### What to do:
Output the whole listing again, exactly as it reads.

(Beginning of Material shown)

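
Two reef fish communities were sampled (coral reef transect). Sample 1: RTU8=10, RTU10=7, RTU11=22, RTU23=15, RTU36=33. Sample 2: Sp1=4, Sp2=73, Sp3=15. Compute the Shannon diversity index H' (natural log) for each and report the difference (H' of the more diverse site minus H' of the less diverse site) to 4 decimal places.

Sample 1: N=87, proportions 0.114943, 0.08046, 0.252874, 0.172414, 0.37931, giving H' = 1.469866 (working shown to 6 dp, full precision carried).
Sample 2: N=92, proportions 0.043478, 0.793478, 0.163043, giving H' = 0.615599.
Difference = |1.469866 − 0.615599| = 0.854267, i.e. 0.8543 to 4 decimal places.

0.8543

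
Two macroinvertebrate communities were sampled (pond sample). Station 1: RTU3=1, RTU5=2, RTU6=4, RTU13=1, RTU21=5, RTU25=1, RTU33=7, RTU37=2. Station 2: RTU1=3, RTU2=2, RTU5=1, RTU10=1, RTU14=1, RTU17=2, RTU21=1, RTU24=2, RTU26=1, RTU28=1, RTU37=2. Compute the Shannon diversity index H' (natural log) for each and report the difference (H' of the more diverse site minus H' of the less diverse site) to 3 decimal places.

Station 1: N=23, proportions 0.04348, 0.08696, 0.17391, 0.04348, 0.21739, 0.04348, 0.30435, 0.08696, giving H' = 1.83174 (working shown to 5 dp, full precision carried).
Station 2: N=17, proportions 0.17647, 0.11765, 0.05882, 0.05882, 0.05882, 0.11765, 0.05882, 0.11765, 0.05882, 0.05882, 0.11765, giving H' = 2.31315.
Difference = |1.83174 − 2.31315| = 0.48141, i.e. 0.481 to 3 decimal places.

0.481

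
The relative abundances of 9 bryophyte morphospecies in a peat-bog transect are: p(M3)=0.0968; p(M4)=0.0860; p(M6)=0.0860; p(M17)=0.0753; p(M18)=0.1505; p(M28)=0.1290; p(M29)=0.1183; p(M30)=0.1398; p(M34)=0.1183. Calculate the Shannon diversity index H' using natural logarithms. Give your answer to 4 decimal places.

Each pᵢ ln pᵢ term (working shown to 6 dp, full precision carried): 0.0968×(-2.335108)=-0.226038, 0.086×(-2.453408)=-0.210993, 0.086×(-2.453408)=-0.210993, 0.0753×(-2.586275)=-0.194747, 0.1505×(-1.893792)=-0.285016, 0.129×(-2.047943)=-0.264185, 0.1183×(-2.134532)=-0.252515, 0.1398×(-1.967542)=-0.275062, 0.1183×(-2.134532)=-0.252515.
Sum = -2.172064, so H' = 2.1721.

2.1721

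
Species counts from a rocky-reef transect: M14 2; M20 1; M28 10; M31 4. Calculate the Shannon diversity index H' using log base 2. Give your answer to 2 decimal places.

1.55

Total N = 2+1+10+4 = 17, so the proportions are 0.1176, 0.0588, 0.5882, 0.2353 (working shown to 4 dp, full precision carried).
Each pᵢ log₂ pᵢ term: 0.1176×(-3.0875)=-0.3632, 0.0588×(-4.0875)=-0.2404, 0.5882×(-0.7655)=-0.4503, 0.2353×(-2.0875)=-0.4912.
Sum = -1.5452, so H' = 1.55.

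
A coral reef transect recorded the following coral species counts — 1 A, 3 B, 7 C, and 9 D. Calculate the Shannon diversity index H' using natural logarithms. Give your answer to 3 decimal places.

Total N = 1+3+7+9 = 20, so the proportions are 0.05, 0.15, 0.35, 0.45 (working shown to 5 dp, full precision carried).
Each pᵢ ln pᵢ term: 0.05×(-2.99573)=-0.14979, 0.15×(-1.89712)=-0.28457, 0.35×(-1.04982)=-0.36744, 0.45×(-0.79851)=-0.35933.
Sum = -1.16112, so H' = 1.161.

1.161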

(End of Material shown)

### Task output:
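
Two reef fish communities were sampled (coral reef transect). Sample 1: RTU8=10, RTU10=7, RTU11=22, RTU23=15, RTU36=33. Sample 2: Sp1=4, Sp2=73, Sp3=15. Compute the Shannon diversity index H' (natural log) for each and report the difference (H' of the more diverse site minus H' of the less diverse site) to 4 decimal places.

Sample 1: N=87, proportions 0.114943, 0.08046, 0.252874, 0.172414, 0.37931, giving H' = 1.469866 (working shown to 6 dp, full precision carried).
Sample 2: N=92, proportions 0.043478, 0.793478, 0.163043, giving H' = 0.615599.
Difference = |1.469866 − 0.615599| = 0.854267, i.e. 0.8543 to 4 decimal places.

0.8543

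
Two macroinvertebrate communities were sampled (pond sample). Station 1: RTU3=1, RTU5=2, RTU6=4, RTU13=1, RTU21=5, RTU25=1, RTU33=7, RTU37=2. Station 2: RTU1=3, RTU2=2, RTU5=1, RTU10=1, RTU14=1, RTU17=2, RTU21=1, RTU24=2, RTU26=1, RTU28=1, RTU37=2. Compute the Shannon diversity index H' (natural log) for each and report the difference (H' of the more diverse site minus H' of the less diverse site) to 3 decimal places.

Station 1: N=23, proportions 0.04348, 0.08696, 0.17391, 0.04348, 0.21739, 0.04348, 0.30435, 0.08696, giving H' = 1.83174 (working shown to 5 dp, full precision carried).
Station 2: N=17, proportions 0.17647, 0.11765, 0.05882, 0.05882, 0.05882, 0.11765, 0.05882, 0.11765, 0.05882, 0.05882, 0.11765, giving H' = 2.31315.
Difference = |1.83174 − 2.31315| = 0.48141, i.e. 0.481 to 3 decimal places.

0.481

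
The relative abundances of 9 bryophyte morphospecies in a peat-bog transect are: p(M3)=0.0968; p(M4)=0.0860; p(M6)=0.0860; p(M17)=0.0753; p(M18)=0.1505; p(M28)=0.1290; p(M29)=0.1183; p(M30)=0.1398; p(M34)=0.1183. Calculate the Shannon diversity index H' using natural logarithms. Give your answer to 4 decimal places.

Each pᵢ ln pᵢ term (working shown to 6 dp, full precision carried): 0.0968×(-2.335108)=-0.226038, 0.086×(-2.453408)=-0.210993, 0.086×(-2.453408)=-0.210993, 0.0753×(-2.586275)=-0.194747, 0.1505×(-1.893792)=-0.285016, 0.129×(-2.047943)=-0.264185, 0.1183×(-2.134532)=-0.252515, 0.1398×(-1.967542)=-0.275062, 0.1183×(-2.134532)=-0.252515.
Sum = -2.172064, so H' = 2.1721.

2.1721

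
Species counts from a rocky-reef transect: M14 2; M20 1; M28 10; M31 4. Calculate the Shannon diversity index H' using log base 2. Give your answer to 2 decimal places.

1.55

Total N = 2+1+10+4 = 17, so the proportions are 0.1176, 0.0588, 0.5882, 0.2353 (working shown to 4 dp, full precision carried).
Each pᵢ log₂ pᵢ term: 0.1176×(-3.0875)=-0.3632, 0.0588×(-4.0875)=-0.2404, 0.5882×(-0.7655)=-0.4503, 0.2353×(-2.0875)=-0.4912.
Sum = -1.5452, so H' = 1.55.

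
A coral reef transect recorded the following coral species counts — 1 A, 3 B, 7 C, and 9 D. Calculate the Shannon diversity index H' using natural logarithms. Give your answer to 3 decimal places.

Total N = 1+3+7+9 = 20, so the proportions are 0.05, 0.15, 0.35, 0.45 (working shown to 5 dp, full precision carried).
Each pᵢ ln pᵢ term: 0.05×(-2.99573)=-0.14979, 0.15×(-1.89712)=-0.28457, 0.35×(-1.04982)=-0.36744, 0.45×(-0.79851)=-0.35933.
Sum = -1.16112, so H' = 1.161.

1.161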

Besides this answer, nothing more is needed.